··· Records for the task ···

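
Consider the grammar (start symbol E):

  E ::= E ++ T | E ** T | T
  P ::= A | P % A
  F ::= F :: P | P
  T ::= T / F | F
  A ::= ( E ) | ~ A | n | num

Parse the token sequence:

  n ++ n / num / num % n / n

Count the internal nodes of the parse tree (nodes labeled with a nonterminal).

24

[E [E [T [F [P [A n]]]]] ++ [T [T [T [T [F [P [A n]]]] / [F [P [A num]]]] / [F [P [P [A num]] % [A n]]]] / [F [P [A n]]]]]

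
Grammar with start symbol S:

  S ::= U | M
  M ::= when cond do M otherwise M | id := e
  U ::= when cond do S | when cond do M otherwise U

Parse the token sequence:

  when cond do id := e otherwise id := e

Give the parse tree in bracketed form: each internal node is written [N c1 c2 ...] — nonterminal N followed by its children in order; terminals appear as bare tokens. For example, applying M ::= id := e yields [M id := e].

S
M
when cond do M otherwise M
when cond do id := e otherwise M
when cond do id := e otherwise id := e

[S [M when cond do [M id := e] otherwise [M id := e]]]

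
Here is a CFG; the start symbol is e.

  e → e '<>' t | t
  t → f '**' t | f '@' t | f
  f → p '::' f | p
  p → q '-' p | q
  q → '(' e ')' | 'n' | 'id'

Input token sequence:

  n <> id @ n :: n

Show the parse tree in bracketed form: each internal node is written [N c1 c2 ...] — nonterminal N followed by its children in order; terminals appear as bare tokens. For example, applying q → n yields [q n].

e
e <> t
t <> t
f <> t
p <> t
q <> t
n <> t
n <> f @ t
n <> p @ t
n <> q @ t
n <> id @ t
n <> id @ f
n <> id @ p :: f
n <> id @ q :: f
n <> id @ n :: f
n <> id @ n :: p
n <> id @ n :: q
n <> id @ n :: n

[e [e [t [f [p [q n]]]]] <> [t [f [p [q id]]] @ [t [f [p [q n]] :: [f [p [q n]]]]]]]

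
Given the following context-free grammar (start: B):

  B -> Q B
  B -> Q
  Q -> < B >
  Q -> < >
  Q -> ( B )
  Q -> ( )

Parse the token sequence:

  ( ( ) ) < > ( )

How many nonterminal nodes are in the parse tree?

8

[B [Q ( [B [Q ( )]] )] [B [Q < >] [B [Q ( )]]]]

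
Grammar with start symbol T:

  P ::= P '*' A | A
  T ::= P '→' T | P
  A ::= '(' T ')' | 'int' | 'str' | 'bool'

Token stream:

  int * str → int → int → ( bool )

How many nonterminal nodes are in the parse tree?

17

[T [P [P [A int]] * [A str]] → [T [P [A int]] → [T [P [A int]] → [T [P [A ( [T [P [A bool]]] )]]]]]]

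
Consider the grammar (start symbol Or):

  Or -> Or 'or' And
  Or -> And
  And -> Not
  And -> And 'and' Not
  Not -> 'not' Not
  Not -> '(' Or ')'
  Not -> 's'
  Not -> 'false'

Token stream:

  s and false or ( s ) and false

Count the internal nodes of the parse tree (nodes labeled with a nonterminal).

[Or [Or [And [And [Not s]] and [Not false]]] or [And [And [Not ( [Or [And [Not s]]] )]] and [Not false]]]

13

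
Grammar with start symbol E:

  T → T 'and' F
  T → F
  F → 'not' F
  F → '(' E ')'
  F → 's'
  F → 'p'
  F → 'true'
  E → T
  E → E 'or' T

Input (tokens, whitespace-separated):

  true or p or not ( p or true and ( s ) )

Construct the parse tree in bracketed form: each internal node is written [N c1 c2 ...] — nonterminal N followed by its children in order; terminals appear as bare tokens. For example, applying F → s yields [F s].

[E [E [E [T [F true]]] or [T [F p]]] or [T [F not [F ( [E [E [T [F p]]] or [T [T [F true]] and [F ( [E [T [F s]]] )]]] )]]]]

E
E or T
E or T or T
T or T or T
F or T or T
true or T or T
true or F or T
true or p or T
true or p or F
true or p or not F
true or p or not ( E )
true or p or not ( E or T )
true or p or not ( T or T )
true or p or not ( F or T )
true or p or not ( p or T )
true or p or not ( p or T and F )
true or p or not ( p or F and F )
true or p or not ( p or true and F )
true or p or not ( p or true and ( E ) )
true or p or not ( p or true and ( T ) )
true or p or not ( p or true and ( F ) )
true or p or not ( p or true and ( s ) )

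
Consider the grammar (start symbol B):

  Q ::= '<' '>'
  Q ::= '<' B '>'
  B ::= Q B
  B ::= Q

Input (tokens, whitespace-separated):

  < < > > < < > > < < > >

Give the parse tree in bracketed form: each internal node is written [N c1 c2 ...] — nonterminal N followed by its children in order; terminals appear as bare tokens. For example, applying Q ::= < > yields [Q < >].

B
Q B
< B > B
< Q > B
< < > > B
< < > > Q B
< < > > < B > B
< < > > < Q > B
< < > > < < > > B
< < > > < < > > Q
< < > > < < > > < B >
< < > > < < > > < Q >
< < > > < < > > < < > >

[B [Q < [B [Q < >]] >] [B [Q < [B [Q < >]] >] [B [Q < [B [Q < >]] >]]]]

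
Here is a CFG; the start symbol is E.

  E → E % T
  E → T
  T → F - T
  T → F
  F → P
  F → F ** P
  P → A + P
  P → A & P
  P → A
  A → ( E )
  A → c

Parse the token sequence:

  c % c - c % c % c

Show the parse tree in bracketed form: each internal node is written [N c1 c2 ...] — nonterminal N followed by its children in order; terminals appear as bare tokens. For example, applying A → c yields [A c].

[E [E [E [E [T [F [P [A c]]]]] % [T [F [P [A c]]] - [T [F [P [A c]]]]]] % [T [F [P [A c]]]]] % [T [F [P [A c]]]]]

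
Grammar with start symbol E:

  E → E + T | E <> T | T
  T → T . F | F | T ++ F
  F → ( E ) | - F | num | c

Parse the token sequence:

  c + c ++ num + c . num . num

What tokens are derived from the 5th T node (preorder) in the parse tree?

[E [E [E [T [F c]]] + [T [T [F c]] ++ [F num]]] + [T [T [T [F c]] . [F num]] . [F num]]]

c . num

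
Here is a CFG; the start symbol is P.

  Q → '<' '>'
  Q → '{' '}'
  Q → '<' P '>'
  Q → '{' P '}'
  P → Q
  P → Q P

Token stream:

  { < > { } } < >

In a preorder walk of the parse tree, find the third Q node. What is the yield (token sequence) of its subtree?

{ }

[P [Q { [P [Q < >] [P [Q { }]]] }] [P [Q < >]]]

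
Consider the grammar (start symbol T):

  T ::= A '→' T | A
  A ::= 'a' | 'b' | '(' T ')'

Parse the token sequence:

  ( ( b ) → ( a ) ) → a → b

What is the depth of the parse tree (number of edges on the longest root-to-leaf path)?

7

[T [A ( [T [A ( [T [A b]] )] → [T [A ( [T [A a]] )]]] )] → [T [A a] → [T [A b]]]]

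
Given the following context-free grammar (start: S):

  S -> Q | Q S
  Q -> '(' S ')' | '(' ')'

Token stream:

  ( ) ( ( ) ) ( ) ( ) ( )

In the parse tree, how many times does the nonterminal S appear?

6

[S [Q ( )] [S [Q ( [S [Q ( )]] )] [S [Q ( )] [S [Q ( )] [S [Q ( )]]]]]]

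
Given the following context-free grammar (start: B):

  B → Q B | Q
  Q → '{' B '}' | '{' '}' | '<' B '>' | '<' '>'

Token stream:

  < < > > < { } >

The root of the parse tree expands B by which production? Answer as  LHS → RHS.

B → Q B

[B [Q < [B [Q < >]] >] [B [Q < [B [Q { }]] >]]]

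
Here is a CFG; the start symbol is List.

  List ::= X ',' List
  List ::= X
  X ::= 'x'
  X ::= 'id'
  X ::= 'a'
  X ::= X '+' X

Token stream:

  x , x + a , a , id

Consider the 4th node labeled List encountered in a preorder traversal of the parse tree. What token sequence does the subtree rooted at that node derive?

id

[List [X x] , [List [X [X x] + [X a]] , [List [X a] , [List [X id]]]]]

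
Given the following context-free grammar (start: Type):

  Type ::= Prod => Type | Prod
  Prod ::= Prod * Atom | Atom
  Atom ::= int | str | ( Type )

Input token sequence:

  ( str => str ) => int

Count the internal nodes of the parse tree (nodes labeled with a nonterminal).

[Type [Prod [Atom ( [Type [Prod [Atom str]] => [Type [Prod [Atom str]]]] )]] => [Type [Prod [Atom int]]]]

12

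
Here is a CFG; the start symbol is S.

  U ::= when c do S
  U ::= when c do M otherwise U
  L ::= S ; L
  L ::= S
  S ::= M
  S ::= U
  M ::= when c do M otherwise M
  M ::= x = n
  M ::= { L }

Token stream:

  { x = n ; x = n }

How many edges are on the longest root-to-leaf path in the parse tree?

[S [M { [L [S [M x = n]] ; [L [S [M x = n]]]] }]]

6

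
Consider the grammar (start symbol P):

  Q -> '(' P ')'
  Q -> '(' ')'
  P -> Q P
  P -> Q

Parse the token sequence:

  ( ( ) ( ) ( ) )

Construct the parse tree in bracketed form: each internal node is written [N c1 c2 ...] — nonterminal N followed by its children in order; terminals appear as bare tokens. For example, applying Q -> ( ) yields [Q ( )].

P
Q
( P )
( Q P )
( ( ) P )
( ( ) Q P )
( ( ) ( ) P )
( ( ) ( ) Q )
( ( ) ( ) ( ) )

[P [Q ( [P [Q ( )] [P [Q ( )] [P [Q ( )]]]] )]]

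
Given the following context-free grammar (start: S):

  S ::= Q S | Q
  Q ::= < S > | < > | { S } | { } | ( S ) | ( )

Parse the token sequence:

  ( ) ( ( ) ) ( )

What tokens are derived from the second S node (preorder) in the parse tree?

[S [Q ( )] [S [Q ( [S [Q ( )]] )] [S [Q ( )]]]]

( ( ) ) ( )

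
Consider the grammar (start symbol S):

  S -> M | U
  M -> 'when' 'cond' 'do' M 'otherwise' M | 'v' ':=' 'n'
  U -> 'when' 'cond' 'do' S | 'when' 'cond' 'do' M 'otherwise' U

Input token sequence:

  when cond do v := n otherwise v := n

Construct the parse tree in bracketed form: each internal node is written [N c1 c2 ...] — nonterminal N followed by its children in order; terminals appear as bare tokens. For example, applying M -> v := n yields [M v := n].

S
M
when cond do M otherwise M
when cond do v := n otherwise M
when cond do v := n otherwise v := n

[S [M when cond do [M v := n] otherwise [M v := n]]]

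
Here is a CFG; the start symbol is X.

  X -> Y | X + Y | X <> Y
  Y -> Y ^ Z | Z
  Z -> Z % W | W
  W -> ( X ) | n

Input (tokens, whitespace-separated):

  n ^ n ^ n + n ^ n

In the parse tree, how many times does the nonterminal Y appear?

[X [X [Y [Y [Y [Z [W n]]] ^ [Z [W n]]] ^ [Z [W n]]]] + [Y [Y [Z [W n]]] ^ [Z [W n]]]]

5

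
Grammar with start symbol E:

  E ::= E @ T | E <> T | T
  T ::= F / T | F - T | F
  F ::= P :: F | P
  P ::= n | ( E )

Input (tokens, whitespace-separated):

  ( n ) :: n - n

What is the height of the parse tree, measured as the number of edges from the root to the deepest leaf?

8

[E [T [F [P ( [E [T [F [P n]]]] )] :: [F [P n]]] - [T [F [P n]]]]]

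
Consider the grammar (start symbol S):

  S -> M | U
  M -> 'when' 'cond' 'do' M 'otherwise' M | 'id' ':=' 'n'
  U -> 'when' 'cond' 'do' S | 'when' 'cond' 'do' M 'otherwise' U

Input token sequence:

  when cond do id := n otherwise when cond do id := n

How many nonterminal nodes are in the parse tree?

[S [U when cond do [M id := n] otherwise [U when cond do [S [M id := n]]]]]

6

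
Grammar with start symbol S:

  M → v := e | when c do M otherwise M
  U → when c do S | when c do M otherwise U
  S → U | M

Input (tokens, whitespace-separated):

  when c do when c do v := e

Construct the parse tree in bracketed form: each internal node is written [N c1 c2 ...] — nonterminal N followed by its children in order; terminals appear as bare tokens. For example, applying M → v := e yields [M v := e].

S
U
when c do S
when c do U
when c do when c do S
when c do when c do M
when c do when c do v := e

[S [U when c do [S [U when c do [S [M v := e]]]]]]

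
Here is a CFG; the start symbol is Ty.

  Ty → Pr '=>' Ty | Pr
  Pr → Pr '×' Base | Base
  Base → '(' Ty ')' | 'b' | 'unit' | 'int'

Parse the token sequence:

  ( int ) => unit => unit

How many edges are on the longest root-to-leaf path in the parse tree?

[Ty [Pr [Base ( [Ty [Pr [Base int]]] )]] => [Ty [Pr [Base unit]] => [Ty [Pr [Base unit]]]]]

6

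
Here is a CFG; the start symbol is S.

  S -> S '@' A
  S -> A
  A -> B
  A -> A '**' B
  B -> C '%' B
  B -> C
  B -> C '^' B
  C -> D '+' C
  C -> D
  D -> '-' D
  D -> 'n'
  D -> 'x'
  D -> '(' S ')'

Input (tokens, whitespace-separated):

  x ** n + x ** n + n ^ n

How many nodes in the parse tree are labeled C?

[S [A [A [A [B [C [D x]]]] ** [B [C [D n] + [C [D x]]]]] ** [B [C [D n] + [C [D n]]] ^ [B [C [D n]]]]]]

6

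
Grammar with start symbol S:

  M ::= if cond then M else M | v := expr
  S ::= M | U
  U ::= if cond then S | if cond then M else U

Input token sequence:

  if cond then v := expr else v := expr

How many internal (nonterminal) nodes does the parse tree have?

4

[S [M if cond then [M v := expr] else [M v := expr]]]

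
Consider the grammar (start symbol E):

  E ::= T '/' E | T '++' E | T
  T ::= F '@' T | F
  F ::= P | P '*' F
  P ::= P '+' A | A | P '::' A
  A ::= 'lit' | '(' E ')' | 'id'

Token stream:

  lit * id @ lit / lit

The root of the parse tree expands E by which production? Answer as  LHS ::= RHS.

[E [T [F [P [A lit]] * [F [P [A id]]]] @ [T [F [P [A lit]]]]] / [E [T [F [P [A lit]]]]]]

E ::= T '/' E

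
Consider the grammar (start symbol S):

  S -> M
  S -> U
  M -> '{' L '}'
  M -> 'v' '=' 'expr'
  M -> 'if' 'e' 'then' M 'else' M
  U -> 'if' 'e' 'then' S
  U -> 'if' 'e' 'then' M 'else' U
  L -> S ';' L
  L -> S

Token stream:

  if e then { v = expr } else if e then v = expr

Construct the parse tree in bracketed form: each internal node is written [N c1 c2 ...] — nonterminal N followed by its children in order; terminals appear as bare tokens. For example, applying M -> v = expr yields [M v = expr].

S
U
if e then M else U
if e then { L } else U
if e then { S } else U
if e then { M } else U
if e then { v = expr } else U
if e then { v = expr } else if e then S
if e then { v = expr } else if e then M
if e then { v = expr } else if e then v = expr

[S [U if e then [M { [L [S [M v = expr]]] }] else [U if e then [S [M v = expr]]]]]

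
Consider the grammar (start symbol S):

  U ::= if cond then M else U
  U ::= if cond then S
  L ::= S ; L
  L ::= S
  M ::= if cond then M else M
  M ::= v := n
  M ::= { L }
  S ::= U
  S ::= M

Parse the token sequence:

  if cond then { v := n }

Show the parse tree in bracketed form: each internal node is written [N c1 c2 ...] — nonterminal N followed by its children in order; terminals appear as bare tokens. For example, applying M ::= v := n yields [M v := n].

S
U
if cond then S
if cond then M
if cond then { L }
if cond then { S }
if cond then { M }
if cond then { v := n }

[S [U if cond then [S [M { [L [S [M v := n]]] }]]]]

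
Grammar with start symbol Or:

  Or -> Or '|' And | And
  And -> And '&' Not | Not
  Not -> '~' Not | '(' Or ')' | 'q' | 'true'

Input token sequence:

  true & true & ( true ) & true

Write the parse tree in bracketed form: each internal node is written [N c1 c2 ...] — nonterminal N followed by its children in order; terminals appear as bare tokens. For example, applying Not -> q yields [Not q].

[Or [And [And [And [And [Not true]] & [Not true]] & [Not ( [Or [And [Not true]]] )]] & [Not true]]]

Or
And
And & Not
And & Not & Not
And & Not & Not & Not
Not & Not & Not & Not
true & Not & Not & Not
true & true & Not & Not
true & true & ( Or ) & Not
true & true & ( And ) & Not
true & true & ( Not ) & Not
true & true & ( true ) & Not
true & true & ( true ) & true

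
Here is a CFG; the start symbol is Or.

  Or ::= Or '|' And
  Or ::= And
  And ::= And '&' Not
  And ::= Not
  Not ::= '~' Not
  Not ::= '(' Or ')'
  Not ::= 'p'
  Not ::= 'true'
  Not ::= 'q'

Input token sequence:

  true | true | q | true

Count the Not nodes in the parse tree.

[Or [Or [Or [Or [And [Not true]]] | [And [Not true]]] | [And [Not q]]] | [And [Not true]]]

4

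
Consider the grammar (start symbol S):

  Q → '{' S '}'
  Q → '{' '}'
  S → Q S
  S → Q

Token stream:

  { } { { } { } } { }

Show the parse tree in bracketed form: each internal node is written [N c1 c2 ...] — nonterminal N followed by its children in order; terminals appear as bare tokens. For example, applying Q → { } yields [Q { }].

[S [Q { }] [S [Q { [S [Q { }] [S [Q { }]]] }] [S [Q { }]]]]

S
Q S
{ } S
{ } Q S
{ } { S } S
{ } { Q S } S
{ } { { } S } S
{ } { { } Q } S
{ } { { } { } } S
{ } { { } { } } Q
{ } { { } { } } { }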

···

- **Problem description**
Return the entries above unchanged, starting at the first line and stopping after the line with "U ::= when cond".

- **Your solution**
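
Consider the grammar (start symbol E):

  E ::= E ++ T | E ** T | T
  P ::= A | P % A
  F ::= F :: P | P
  T ::= T / F | F
  A ::= ( E ) | ~ A | n | num

Parse the token sequence:

  n ++ n / num / num % n / n

Count the internal nodes of the parse tree (nodes labeled with a nonterminal).

24

[E [E [T [F [P [A n]]]]] ++ [T [T [T [T [F [P [A n]]]] / [F [P [A num]]]] / [F [P [P [A num]] % [A n]]]] / [F [P [A n]]]]]

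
Grammar with start symbol S:

  S ::= U | M
  M ::= when cond do M otherwise M | id := e
  U ::= when cond do S | when cond do M otherwise U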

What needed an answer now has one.